= EXERCISE =
Scan the listing below. Return every line containing the string "fits".

————————

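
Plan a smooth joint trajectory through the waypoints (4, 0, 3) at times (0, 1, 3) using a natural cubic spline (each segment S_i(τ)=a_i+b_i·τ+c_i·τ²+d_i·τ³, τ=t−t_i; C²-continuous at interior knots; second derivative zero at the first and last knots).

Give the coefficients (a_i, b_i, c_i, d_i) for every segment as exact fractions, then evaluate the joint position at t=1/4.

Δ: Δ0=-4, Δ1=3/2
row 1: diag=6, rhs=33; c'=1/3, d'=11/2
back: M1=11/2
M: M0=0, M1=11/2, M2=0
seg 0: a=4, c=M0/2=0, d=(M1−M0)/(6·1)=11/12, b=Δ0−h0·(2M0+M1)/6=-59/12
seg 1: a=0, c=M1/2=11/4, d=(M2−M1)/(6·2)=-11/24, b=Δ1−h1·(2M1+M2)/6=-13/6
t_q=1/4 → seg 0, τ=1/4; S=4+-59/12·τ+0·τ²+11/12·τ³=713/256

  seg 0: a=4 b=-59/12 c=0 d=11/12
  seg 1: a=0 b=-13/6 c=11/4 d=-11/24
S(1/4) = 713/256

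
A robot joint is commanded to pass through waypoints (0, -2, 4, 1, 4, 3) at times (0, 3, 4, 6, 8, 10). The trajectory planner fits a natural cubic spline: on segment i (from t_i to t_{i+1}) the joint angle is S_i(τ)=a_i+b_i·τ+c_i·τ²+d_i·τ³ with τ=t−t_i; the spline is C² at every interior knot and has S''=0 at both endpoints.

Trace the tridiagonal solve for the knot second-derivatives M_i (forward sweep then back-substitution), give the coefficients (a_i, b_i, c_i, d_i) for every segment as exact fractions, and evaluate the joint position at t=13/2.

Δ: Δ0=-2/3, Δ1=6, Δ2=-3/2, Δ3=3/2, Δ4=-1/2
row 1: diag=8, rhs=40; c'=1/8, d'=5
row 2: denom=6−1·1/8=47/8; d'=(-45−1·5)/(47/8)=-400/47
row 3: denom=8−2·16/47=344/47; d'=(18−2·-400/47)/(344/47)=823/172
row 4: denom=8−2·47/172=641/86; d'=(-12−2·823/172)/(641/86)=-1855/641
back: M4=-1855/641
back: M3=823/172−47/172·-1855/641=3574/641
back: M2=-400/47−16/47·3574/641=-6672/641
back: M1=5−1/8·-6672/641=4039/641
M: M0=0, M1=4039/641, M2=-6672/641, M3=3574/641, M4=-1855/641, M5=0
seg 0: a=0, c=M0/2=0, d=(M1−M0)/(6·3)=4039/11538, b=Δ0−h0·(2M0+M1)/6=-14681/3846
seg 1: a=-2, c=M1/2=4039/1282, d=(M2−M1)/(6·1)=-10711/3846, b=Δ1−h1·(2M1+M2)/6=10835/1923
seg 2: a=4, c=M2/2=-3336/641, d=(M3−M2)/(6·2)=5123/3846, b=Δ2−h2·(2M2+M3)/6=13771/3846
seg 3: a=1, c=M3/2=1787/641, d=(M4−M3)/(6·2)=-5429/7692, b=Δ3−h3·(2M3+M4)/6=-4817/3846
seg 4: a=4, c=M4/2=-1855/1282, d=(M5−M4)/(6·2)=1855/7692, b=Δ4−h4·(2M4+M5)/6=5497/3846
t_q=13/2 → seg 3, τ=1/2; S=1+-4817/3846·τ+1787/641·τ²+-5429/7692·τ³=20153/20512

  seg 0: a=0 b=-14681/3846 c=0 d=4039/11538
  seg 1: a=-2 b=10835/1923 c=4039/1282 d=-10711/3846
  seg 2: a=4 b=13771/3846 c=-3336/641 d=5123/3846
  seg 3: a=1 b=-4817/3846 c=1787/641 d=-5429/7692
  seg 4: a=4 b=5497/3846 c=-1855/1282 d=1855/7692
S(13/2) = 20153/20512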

————————

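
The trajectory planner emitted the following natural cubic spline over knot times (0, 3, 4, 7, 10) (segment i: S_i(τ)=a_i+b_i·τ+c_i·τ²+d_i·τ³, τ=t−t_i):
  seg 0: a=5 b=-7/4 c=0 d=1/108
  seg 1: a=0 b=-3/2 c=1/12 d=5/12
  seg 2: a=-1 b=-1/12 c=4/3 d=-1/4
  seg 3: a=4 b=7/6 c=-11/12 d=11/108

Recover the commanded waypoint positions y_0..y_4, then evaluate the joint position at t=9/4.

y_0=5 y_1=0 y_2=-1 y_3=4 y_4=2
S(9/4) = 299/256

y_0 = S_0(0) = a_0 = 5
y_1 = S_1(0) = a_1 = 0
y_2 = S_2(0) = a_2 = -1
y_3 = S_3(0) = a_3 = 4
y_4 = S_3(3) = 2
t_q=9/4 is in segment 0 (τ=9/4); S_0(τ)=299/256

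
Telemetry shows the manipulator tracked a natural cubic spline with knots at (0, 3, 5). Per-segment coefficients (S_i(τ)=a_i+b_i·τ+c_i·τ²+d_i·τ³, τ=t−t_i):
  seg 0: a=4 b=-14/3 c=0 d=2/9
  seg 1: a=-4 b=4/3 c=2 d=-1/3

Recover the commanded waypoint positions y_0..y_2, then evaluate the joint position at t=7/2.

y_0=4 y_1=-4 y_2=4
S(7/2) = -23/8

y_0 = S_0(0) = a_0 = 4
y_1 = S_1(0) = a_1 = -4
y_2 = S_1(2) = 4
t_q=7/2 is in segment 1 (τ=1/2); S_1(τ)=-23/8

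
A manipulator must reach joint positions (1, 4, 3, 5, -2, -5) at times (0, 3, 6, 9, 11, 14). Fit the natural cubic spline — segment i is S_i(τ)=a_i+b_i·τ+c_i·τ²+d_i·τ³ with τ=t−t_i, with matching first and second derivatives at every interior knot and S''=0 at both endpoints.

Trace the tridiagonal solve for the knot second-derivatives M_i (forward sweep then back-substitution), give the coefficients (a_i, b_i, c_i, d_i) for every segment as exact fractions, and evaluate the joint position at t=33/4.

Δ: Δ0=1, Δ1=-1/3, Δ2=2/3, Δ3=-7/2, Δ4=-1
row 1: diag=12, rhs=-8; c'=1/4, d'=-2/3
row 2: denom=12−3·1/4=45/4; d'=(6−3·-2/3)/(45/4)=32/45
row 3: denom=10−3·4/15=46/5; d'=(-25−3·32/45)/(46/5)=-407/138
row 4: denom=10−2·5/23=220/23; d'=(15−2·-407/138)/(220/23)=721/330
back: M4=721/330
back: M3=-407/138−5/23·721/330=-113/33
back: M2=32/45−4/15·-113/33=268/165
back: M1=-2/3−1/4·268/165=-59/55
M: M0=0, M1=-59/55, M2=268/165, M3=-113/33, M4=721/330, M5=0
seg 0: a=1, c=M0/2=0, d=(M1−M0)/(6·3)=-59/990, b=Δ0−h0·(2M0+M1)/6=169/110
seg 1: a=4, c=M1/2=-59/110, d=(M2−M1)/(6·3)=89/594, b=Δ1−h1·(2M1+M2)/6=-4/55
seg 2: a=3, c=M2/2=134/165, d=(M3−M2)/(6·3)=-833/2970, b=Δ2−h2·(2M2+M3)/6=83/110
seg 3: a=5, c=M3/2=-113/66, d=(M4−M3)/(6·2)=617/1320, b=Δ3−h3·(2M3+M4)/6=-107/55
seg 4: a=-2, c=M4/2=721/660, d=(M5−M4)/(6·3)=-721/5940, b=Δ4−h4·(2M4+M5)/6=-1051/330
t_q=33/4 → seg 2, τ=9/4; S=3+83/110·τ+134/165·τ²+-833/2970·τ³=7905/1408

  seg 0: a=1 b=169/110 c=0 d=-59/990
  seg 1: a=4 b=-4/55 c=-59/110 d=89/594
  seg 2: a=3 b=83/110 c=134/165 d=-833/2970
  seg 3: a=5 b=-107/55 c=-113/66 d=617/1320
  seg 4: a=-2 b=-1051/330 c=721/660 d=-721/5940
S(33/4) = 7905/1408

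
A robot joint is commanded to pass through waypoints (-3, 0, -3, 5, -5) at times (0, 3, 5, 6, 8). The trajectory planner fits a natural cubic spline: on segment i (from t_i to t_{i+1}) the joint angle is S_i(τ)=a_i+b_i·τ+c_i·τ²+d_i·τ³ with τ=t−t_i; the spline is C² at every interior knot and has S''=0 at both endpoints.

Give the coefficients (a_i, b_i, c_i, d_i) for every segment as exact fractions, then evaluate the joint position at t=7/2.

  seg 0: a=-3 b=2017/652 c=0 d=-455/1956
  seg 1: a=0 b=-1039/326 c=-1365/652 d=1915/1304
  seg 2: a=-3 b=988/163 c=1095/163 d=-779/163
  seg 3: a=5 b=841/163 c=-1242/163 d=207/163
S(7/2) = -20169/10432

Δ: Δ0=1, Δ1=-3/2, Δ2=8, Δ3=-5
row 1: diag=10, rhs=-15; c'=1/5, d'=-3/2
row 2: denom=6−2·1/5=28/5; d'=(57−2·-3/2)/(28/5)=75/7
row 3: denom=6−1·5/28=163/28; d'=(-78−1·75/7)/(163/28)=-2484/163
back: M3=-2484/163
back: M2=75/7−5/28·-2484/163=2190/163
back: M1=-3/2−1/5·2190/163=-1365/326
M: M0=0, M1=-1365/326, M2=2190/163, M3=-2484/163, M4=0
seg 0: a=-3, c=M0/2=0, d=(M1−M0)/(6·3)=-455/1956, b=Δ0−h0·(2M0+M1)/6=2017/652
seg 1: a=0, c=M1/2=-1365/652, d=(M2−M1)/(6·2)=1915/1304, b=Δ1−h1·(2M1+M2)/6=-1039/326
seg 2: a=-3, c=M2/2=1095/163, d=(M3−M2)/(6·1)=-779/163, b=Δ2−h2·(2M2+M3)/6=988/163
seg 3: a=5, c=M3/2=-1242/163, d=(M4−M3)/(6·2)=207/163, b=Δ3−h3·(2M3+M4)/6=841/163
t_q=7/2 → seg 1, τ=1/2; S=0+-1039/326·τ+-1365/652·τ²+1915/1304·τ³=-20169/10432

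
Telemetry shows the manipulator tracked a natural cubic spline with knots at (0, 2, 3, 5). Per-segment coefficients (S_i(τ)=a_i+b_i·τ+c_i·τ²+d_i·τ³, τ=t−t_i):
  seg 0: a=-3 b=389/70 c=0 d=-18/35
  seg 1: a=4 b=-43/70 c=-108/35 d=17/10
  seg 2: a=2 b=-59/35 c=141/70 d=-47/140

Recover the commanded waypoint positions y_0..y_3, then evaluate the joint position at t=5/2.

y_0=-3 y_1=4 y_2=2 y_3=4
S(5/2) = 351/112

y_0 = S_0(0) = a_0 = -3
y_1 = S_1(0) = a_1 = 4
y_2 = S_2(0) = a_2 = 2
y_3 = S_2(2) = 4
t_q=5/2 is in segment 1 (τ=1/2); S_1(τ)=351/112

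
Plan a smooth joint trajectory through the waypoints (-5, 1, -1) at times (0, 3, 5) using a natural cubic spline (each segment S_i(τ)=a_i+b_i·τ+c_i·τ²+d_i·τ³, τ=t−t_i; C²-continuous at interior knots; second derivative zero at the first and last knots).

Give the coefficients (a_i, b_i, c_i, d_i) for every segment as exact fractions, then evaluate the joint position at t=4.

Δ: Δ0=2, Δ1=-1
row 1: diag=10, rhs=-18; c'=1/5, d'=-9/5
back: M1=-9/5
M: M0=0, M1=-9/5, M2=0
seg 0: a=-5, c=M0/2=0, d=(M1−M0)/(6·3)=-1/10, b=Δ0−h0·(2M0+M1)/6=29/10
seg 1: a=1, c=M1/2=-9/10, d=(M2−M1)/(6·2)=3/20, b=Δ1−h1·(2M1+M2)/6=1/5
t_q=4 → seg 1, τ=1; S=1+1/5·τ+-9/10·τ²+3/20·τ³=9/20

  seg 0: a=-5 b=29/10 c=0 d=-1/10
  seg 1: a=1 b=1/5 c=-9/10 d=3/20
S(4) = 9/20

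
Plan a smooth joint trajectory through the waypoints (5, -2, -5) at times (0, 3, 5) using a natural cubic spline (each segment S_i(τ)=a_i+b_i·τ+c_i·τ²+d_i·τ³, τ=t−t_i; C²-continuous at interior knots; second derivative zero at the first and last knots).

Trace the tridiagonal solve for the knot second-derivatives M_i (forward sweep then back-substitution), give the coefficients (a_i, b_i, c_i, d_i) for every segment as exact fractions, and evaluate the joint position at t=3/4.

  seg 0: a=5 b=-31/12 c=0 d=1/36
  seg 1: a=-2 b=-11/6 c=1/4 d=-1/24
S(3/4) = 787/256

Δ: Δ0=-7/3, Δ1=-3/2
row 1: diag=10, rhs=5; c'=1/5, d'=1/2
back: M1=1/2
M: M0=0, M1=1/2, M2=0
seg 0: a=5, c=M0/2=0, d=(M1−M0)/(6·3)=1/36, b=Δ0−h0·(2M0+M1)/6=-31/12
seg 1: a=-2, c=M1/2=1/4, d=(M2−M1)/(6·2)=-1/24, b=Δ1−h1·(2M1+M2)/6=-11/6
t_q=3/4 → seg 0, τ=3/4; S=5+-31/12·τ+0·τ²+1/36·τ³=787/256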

————————

= SOLUTION TO THE EXERCISE =
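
A robot joint is commanded to pass through waypoints (0, -2, 4, 1, 4, 3) at times (0, 3, 4, 6, 8, 10). The trajectory planner fits a natural cubic spline: on segment i (from t_i to t_{i+1}) the joint angle is S_i(τ)=a_i+b_i·τ+c_i·τ²+d_i·τ³ with τ=t−t_i; the spline is C² at every interior knot and has S''=0 at both endpoints.
A robot joint is commanded to pass through waypoints (-3, 0, -3, 5, -5) at times (0, 3, 5, 6, 8). The trajectory planner fits a natural cubic spline: on segment i (from t_i to t_{i+1}) the joint angle is S_i(τ)=a_i+b_i·τ+c_i·τ²+d_i·τ³ with τ=t−t_i; the spline is C² at every interior knot and has S''=0 at both endpoints.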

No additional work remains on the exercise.